DATA PROVIDED:
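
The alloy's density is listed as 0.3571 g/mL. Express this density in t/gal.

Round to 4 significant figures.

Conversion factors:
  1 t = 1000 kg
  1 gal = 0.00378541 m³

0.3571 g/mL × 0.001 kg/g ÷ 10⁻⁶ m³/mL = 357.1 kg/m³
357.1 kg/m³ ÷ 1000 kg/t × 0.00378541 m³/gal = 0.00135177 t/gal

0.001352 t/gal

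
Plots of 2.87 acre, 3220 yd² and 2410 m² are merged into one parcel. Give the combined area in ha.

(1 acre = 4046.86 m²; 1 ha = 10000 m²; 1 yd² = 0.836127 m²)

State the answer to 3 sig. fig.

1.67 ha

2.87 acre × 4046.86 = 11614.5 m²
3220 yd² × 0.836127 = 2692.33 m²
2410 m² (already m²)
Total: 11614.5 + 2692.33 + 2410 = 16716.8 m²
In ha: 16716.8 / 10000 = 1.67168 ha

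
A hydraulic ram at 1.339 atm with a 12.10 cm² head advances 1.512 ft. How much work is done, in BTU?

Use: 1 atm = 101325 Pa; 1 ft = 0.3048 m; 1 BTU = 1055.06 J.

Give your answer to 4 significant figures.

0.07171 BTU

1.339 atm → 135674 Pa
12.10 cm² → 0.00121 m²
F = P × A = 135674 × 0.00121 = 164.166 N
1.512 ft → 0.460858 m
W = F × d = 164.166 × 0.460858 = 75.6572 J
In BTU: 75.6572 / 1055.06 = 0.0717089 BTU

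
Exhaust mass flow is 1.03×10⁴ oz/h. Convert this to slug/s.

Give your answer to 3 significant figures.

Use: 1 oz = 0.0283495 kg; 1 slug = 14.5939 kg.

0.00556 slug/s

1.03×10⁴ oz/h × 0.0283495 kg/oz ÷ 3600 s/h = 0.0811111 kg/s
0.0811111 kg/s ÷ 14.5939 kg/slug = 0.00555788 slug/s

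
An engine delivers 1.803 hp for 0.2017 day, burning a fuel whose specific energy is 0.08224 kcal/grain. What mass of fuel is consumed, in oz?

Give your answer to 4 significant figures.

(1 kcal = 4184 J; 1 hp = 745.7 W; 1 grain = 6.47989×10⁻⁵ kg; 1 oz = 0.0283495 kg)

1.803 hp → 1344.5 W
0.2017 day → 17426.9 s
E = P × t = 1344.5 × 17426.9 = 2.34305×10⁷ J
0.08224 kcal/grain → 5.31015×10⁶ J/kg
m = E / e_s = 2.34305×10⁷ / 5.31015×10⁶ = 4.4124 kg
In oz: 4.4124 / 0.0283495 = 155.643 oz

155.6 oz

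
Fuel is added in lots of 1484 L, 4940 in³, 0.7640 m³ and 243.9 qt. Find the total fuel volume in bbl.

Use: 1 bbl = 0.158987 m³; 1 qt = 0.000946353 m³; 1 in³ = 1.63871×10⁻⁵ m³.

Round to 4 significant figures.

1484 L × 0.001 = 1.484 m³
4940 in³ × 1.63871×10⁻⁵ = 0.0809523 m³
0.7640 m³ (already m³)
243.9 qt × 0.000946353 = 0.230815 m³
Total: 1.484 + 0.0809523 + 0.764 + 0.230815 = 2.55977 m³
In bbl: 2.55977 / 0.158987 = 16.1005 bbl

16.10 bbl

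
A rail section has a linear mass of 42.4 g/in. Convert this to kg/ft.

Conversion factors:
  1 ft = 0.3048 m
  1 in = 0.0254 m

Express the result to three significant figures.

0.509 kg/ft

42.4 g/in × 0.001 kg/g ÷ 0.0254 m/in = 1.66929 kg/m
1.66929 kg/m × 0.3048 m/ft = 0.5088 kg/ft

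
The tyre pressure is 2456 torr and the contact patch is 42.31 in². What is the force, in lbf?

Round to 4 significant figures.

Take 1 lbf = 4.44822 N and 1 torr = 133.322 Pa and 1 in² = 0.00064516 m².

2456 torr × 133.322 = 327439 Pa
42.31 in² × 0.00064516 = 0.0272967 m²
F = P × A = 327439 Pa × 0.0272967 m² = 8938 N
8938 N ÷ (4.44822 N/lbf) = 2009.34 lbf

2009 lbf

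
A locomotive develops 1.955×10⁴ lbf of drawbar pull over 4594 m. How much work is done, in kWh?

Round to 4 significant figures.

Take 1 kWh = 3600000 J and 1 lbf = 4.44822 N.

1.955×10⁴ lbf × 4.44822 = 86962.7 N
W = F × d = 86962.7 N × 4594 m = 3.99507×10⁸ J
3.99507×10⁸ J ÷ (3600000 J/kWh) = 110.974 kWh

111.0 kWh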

--

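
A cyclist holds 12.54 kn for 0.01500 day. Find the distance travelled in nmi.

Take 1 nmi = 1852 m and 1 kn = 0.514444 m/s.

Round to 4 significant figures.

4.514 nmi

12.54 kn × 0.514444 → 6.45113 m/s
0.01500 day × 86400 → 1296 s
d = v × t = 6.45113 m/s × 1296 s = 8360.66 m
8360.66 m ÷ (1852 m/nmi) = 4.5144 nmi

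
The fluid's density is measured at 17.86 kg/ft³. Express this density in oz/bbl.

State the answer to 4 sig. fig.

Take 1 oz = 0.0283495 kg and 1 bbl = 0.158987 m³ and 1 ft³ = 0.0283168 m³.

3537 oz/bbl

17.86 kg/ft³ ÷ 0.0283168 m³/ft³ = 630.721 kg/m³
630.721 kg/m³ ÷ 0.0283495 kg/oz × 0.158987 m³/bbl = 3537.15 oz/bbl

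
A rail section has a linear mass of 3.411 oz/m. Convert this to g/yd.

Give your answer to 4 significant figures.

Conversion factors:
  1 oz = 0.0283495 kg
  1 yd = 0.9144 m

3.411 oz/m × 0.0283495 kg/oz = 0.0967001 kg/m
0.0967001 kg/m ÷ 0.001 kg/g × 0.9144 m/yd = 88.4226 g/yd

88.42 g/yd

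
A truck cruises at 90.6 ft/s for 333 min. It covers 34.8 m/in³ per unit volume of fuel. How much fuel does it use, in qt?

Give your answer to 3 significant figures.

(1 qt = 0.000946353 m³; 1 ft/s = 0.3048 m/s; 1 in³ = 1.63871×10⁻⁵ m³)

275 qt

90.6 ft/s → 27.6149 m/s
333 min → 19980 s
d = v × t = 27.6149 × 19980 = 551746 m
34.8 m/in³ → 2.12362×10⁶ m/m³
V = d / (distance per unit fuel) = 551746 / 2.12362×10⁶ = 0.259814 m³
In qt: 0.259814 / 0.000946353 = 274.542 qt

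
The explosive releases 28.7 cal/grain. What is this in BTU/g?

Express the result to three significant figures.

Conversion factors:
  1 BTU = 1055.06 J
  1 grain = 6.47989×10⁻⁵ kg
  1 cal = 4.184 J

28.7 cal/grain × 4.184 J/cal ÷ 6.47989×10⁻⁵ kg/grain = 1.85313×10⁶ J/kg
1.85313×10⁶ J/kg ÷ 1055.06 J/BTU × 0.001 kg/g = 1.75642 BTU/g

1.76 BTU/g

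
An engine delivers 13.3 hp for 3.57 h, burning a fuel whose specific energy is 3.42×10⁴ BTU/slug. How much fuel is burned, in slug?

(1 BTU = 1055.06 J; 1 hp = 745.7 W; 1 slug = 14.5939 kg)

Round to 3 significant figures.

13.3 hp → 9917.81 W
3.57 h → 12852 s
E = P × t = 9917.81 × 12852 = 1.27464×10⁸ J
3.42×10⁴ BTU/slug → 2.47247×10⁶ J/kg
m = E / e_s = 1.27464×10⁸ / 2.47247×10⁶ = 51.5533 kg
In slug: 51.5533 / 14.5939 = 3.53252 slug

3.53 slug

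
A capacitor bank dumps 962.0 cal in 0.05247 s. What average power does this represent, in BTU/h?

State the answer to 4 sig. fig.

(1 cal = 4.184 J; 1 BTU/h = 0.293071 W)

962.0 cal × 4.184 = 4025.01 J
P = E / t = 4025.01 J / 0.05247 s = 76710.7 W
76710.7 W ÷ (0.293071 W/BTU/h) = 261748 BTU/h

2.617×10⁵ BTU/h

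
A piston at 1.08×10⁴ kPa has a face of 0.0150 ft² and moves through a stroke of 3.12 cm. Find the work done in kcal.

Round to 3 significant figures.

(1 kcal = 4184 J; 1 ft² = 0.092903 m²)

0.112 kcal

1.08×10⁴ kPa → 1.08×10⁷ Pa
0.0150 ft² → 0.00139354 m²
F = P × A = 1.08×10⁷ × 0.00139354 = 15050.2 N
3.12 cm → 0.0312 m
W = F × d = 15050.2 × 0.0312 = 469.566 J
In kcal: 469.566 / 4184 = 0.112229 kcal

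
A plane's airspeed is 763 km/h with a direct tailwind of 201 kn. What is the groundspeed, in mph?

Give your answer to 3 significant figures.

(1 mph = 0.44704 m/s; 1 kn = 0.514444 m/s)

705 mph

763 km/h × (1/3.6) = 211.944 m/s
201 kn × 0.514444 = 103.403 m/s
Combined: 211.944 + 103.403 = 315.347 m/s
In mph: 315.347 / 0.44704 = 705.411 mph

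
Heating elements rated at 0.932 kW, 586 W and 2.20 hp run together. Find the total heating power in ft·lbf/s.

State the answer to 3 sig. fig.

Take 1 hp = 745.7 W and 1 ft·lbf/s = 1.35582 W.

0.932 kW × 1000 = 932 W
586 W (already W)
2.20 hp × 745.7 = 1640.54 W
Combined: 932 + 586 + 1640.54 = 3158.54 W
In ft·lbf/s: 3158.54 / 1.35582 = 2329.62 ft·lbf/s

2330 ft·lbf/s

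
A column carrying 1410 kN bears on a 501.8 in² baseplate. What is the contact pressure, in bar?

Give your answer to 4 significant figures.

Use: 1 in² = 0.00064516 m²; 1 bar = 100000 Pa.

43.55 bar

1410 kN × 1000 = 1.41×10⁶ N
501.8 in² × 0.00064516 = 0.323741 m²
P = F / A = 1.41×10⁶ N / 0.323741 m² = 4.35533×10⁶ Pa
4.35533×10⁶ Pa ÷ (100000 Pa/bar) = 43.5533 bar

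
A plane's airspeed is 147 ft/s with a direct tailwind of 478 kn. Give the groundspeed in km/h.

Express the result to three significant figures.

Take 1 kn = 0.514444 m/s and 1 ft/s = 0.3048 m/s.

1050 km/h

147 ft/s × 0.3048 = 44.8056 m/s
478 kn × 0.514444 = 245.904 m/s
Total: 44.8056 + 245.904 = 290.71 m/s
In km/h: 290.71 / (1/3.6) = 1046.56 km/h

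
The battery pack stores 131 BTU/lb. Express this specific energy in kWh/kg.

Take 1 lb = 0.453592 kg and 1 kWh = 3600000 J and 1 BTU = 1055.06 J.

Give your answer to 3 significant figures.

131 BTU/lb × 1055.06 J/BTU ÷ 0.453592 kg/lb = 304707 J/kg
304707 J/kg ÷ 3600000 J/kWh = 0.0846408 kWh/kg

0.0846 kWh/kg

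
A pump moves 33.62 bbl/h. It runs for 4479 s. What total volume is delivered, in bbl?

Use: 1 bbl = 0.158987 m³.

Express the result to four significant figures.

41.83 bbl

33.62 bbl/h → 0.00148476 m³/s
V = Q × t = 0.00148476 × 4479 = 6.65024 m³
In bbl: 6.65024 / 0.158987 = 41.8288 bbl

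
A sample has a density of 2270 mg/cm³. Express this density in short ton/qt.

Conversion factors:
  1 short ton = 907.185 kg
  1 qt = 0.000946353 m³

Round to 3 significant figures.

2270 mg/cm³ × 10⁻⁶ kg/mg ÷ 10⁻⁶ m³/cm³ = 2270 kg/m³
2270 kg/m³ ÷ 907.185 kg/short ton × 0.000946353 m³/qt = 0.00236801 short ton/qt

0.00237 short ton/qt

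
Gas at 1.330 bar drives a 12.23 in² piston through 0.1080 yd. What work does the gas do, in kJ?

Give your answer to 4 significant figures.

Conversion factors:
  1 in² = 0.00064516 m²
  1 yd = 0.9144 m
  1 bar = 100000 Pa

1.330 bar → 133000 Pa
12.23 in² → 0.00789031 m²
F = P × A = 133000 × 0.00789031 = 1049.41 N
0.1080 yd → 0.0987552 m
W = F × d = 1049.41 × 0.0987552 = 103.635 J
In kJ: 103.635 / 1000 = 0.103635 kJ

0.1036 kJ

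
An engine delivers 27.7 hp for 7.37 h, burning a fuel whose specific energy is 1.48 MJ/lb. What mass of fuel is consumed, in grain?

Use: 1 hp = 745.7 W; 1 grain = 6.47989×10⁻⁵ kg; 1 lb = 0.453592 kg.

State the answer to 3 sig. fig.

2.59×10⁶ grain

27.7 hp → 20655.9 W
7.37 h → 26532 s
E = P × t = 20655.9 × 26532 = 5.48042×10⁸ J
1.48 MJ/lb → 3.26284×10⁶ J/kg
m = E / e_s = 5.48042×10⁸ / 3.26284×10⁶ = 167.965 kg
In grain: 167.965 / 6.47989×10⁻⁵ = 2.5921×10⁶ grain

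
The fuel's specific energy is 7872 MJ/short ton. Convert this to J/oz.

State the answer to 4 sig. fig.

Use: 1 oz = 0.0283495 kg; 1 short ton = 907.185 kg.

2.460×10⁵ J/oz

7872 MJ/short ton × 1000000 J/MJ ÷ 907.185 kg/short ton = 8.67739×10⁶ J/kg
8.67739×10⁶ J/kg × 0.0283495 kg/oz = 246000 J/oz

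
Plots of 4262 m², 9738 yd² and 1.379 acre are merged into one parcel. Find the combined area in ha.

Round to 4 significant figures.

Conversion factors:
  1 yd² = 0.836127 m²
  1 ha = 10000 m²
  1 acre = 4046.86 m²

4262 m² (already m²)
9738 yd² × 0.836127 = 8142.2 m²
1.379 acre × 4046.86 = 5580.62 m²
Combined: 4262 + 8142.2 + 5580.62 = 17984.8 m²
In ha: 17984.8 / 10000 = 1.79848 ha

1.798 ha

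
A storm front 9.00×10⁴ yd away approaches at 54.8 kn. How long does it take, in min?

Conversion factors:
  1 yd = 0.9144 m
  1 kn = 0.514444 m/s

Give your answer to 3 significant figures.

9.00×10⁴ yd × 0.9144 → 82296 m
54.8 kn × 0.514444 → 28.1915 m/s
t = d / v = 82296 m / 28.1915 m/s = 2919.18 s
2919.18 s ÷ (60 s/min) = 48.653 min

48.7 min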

PROBLEM: Lines holding the string "moves" are the answer; copy each one from the listing above.

ANSWER SPACE:
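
A piston at 1.08×10⁴ kPa has a face of 0.0150 ft² and moves through a stroke of 3.12 cm. Find the work done in kcal.
A pump moves 33.62 bbl/h. It runs for 4479 s. What total volume is delivered, in bbl?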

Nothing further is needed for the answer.